Work task
The output should consist solely of the line containing "dy/dt = 1.83t" and all lines after it through the final line of the entries below, reproduced exactly.
-*-*-
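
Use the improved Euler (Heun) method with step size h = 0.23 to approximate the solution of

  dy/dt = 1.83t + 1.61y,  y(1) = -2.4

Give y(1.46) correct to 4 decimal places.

Heun: k1 = f(t_n, y_n); k2 = f(t_n + h, y_n + h·k1); y_{n+1} = y_n + (h/2)·(k1 + k2).
t=1.000000, y=-2.400000:
  k1 = f(1.000000, -2.400000) = -2.034000
  k2 = f(1.230000, -2.867820) = -2.366290
  y ← -2.400000 + (0.23/2)·(-2.034000 + (-2.366290)) = -2.906033
t=1.230000, y=-2.906033:
  k1 = f(1.230000, -2.906033) = -2.427814
  k2 = f(1.460000, -3.464431) = -2.905933
  y ← -2.906033 + (0.23/2)·(-2.427814 + (-2.905933)) = -3.519414
y(1.46) ≈ -3.5194

-3.5194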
-*-*-
Final answer
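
  dy/dt = 1.83t + 1.61y,  y(1) = -2.4

Give y(1.46) correct to 4 decimal places.

Heun: k1 = f(t_n, y_n); k2 = f(t_n + h, y_n + h·k1); y_{n+1} = y_n + (h/2)·(k1 + k2).
t=1.000000, y=-2.400000:
  k1 = f(1.000000, -2.400000) = -2.034000
  k2 = f(1.230000, -2.867820) = -2.366290
  y ← -2.400000 + (0.23/2)·(-2.034000 + (-2.366290)) = -2.906033
t=1.230000, y=-2.906033:
  k1 = f(1.230000, -2.906033) = -2.427814
  k2 = f(1.460000, -3.464431) = -2.905933
  y ← -2.906033 + (0.23/2)·(-2.427814 + (-2.905933)) = -3.519414
y(1.46) ≈ -3.5194

-3.5194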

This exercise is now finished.